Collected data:
###
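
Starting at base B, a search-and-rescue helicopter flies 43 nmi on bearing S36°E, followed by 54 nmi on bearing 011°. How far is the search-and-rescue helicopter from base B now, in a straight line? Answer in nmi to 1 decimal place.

40.0 nmi

Leg 1 (S36°E, 43 nmi): east 43 sin 144° = 25.27, north 43 cos 144° = -34.79
Leg 2 (011°, 54 nmi): east 54 sin 11° = 10.30, north 54 cos 11° = 53.01
Net: 35.58 east, 18.22 north. Distance = √((35.58)² + (18.22)²) = 39.972 nmi.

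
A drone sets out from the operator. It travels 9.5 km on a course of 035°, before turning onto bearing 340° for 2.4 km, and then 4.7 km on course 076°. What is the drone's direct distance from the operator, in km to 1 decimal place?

Leg 1 (035°, 9.5 km): east 9.5 sin 35° = 5.45, north 9.5 cos 35° = 7.78
Leg 2 (340°, 2.4 km): east 2.4 sin 340° = -0.82, north 2.4 cos 340° = 2.26
Leg 3 (076°, 4.7 km): east 4.7 sin 76° = 4.56, north 4.7 cos 76° = 1.14
Net: 9.19 east, 11.17 north. Distance = √((9.19)² + (11.17)²) = 14.467 km.

14.5 km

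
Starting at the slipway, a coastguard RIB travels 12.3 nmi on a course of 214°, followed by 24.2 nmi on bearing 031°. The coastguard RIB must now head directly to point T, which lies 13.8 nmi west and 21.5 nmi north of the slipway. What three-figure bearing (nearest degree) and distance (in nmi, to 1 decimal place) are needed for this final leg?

Leg 1 (214°, 12.3 nmi): east 12.3 sin 214° = -6.88, north 12.3 cos 214° = -10.20
Leg 2 (031°, 24.2 nmi): east 24.2 sin 31° = 12.46, north 24.2 cos 31° = 20.74
Current position: (5.59, 10.55). Target: (-13.8, 21.5). Remaining: Δeast = -19.39, Δnorth = 10.95.
Bearing = atan2(-19.39, 10.95) mod 360° = 299.47°; distance = √((-19.39)² + (10.95)²) = 22.266 nmi.

299°, 22.3 nmi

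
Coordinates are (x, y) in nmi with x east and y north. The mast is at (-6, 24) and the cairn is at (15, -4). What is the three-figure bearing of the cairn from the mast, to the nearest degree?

143°

Δeast = 15 − -6 = 21.00; Δnorth = -4 − 24 = -28.00.
Bearing = atan2(Δeast, Δnorth) mod 360° = 143.13° ≈ 143°.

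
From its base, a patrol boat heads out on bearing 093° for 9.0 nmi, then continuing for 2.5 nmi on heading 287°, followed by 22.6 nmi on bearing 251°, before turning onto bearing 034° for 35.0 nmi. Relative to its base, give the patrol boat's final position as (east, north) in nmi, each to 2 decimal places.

Leg 1 (093°, 9.0 nmi): east 9.0 sin 93° = 8.99, north 9.0 cos 93° = -0.47
Leg 2 (287°, 2.5 nmi): east 2.5 sin 287° = -2.39, north 2.5 cos 287° = 0.73
Leg 3 (251°, 22.6 nmi): east 22.6 sin 251° = -21.37, north 22.6 cos 251° = -7.36
Leg 4 (034°, 35.0 nmi): east 35.0 sin 34° = 19.57, north 35.0 cos 34° = 29.02
Summing: 4.80 nmi east, 21.92 nmi north → (4.80, 21.92).

(4.80, 21.92)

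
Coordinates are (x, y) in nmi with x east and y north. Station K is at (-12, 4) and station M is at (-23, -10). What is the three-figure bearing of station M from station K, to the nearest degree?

Δeast = -23 − -12 = -11.00; Δnorth = -10 − 4 = -14.00.
Bearing = atan2(Δeast, Δnorth) mod 360° = 218.16° ≈ 218°.

218°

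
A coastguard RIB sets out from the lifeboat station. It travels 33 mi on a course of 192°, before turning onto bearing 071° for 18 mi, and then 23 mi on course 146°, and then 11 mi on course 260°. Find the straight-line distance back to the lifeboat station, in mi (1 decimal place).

48.9 mi

Leg 1 (192°, 33 mi): east 33 sin 192° = -6.86, north 33 cos 192° = -32.28
Leg 2 (071°, 18 mi): east 18 sin 71° = 17.02, north 18 cos 71° = 5.86
Leg 3 (146°, 23 mi): east 23 sin 146° = 12.86, north 23 cos 146° = -19.07
Leg 4 (260°, 11 mi): east 11 sin 260° = -10.83, north 11 cos 260° = -1.91
Net: 12.19 east, -47.40 north. Distance = √((12.19)² + (-47.40)²) = 48.938 mi.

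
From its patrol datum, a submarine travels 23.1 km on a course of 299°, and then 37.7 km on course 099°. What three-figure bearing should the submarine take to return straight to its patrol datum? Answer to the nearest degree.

Leg 1 (299°, 23.1 km): east 23.1 sin 299° = -20.20, north 23.1 cos 299° = 11.20
Leg 2 (099°, 37.7 km): east 37.7 sin 99° = 37.24, north 37.7 cos 99° = -5.90
Net displacement: 17.03 east, 5.30 north. Direction back to start is (-17.03, -5.30): bearing = atan2(-17.03, -5.30) mod 360° = 252.71° ≈ 253°.

253°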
###
Exercise details
Would you please write out all the entries exactly?

Result
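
Starting at base B, a search-and-rescue helicopter flies 43 nmi on bearing S36°E, followed by 54 nmi on bearing 011°. How far is the search-and-rescue helicopter from base B now, in a straight line? Answer in nmi to 1 decimal place.

40.0 nmi

Leg 1 (S36°E, 43 nmi): east 43 sin 144° = 25.27, north 43 cos 144° = -34.79
Leg 2 (011°, 54 nmi): east 54 sin 11° = 10.30, north 54 cos 11° = 53.01
Net: 35.58 east, 18.22 north. Distance = √((35.58)² + (18.22)²) = 39.972 nmi.

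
A drone sets out from the operator. It travels 9.5 km on a course of 035°, before turning onto bearing 340° for 2.4 km, and then 4.7 km on course 076°. What is the drone's direct distance from the operator, in km to 1 decimal place?

Leg 1 (035°, 9.5 km): east 9.5 sin 35° = 5.45, north 9.5 cos 35° = 7.78
Leg 2 (340°, 2.4 km): east 2.4 sin 340° = -0.82, north 2.4 cos 340° = 2.26
Leg 3 (076°, 4.7 km): east 4.7 sin 76° = 4.56, north 4.7 cos 76° = 1.14
Net: 9.19 east, 11.17 north. Distance = √((9.19)² + (11.17)²) = 14.467 km.

14.5 km

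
Starting at the slipway, a coastguard RIB travels 12.3 nmi on a course of 214°, followed by 24.2 nmi on bearing 031°. The coastguard RIB must now head directly to point T, which lies 13.8 nmi west and 21.5 nmi north of the slipway. What three-figure bearing (nearest degree) and distance (in nmi, to 1 decimal place) are needed for this final leg?

Leg 1 (214°, 12.3 nmi): east 12.3 sin 214° = -6.88, north 12.3 cos 214° = -10.20
Leg 2 (031°, 24.2 nmi): east 24.2 sin 31° = 12.46, north 24.2 cos 31° = 20.74
Current position: (5.59, 10.55). Target: (-13.8, 21.5). Remaining: Δeast = -19.39, Δnorth = 10.95.
Bearing = atan2(-19.39, 10.95) mod 360° = 299.47°; distance = √((-19.39)² + (10.95)²) = 22.266 nmi.

299°, 22.3 nmi

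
Coordinates are (x, y) in nmi with x east and y north. The mast is at (-6, 24) and the cairn is at (15, -4). What is the three-figure bearing of the cairn from the mast, to the nearest degree?

143°

Δeast = 15 − -6 = 21.00; Δnorth = -4 − 24 = -28.00.
Bearing = atan2(Δeast, Δnorth) mod 360° = 143.13° ≈ 143°.

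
From its base, a patrol boat heads out on bearing 093° for 9.0 nmi, then continuing for 2.5 nmi on heading 287°, followed by 22.6 nmi on bearing 251°, before turning onto bearing 034° for 35.0 nmi. Relative to its base, give the patrol boat's final position as (east, north) in nmi, each to 2 decimal places.

Leg 1 (093°, 9.0 nmi): east 9.0 sin 93° = 8.99, north 9.0 cos 93° = -0.47
Leg 2 (287°, 2.5 nmi): east 2.5 sin 287° = -2.39, north 2.5 cos 287° = 0.73
Leg 3 (251°, 22.6 nmi): east 22.6 sin 251° = -21.37, north 22.6 cos 251° = -7.36
Leg 4 (034°, 35.0 nmi): east 35.0 sin 34° = 19.57, north 35.0 cos 34° = 29.02
Summing: 4.80 nmi east, 21.92 nmi north → (4.80, 21.92).

(4.80, 21.92)

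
Coordinates are (x, y) in nmi with x east and y north. Station K is at (-12, 4) and station M is at (-23, -10). What is the three-figure bearing of station M from station K, to the nearest degree?

Δeast = -23 − -12 = -11.00; Δnorth = -10 − 4 = -14.00.
Bearing = atan2(Δeast, Δnorth) mod 360° = 218.16° ≈ 218°.

218°

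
A coastguard RIB sets out from the lifeboat station. It travels 33 mi on a course of 192°, before turning onto bearing 071° for 18 mi, and then 23 mi on course 146°, and then 11 mi on course 260°. Find the straight-line distance back to the lifeboat station, in mi (1 decimal place).

48.9 mi

Leg 1 (192°, 33 mi): east 33 sin 192° = -6.86, north 33 cos 192° = -32.28
Leg 2 (071°, 18 mi): east 18 sin 71° = 17.02, north 18 cos 71° = 5.86
Leg 3 (146°, 23 mi): east 23 sin 146° = 12.86, north 23 cos 146° = -19.07
Leg 4 (260°, 11 mi): east 11 sin 260° = -10.83, north 11 cos 260° = -1.91
Net: 12.19 east, -47.40 north. Distance = √((12.19)² + (-47.40)²) = 48.938 mi.

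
From its patrol datum, a submarine travels 23.1 km on a course of 299°, and then 37.7 km on course 099°. What three-figure bearing should the submarine take to return straight to its patrol datum? Answer to the nearest degree.

Leg 1 (299°, 23.1 km): east 23.1 sin 299° = -20.20, north 23.1 cos 299° = 11.20
Leg 2 (099°, 37.7 km): east 37.7 sin 99° = 37.24, north 37.7 cos 99° = -5.90
Net displacement: 17.03 east, 5.30 north. Direction back to start is (-17.03, -5.30): bearing = atan2(-17.03, -5.30) mod 360° = 252.71° ≈ 253°.

253°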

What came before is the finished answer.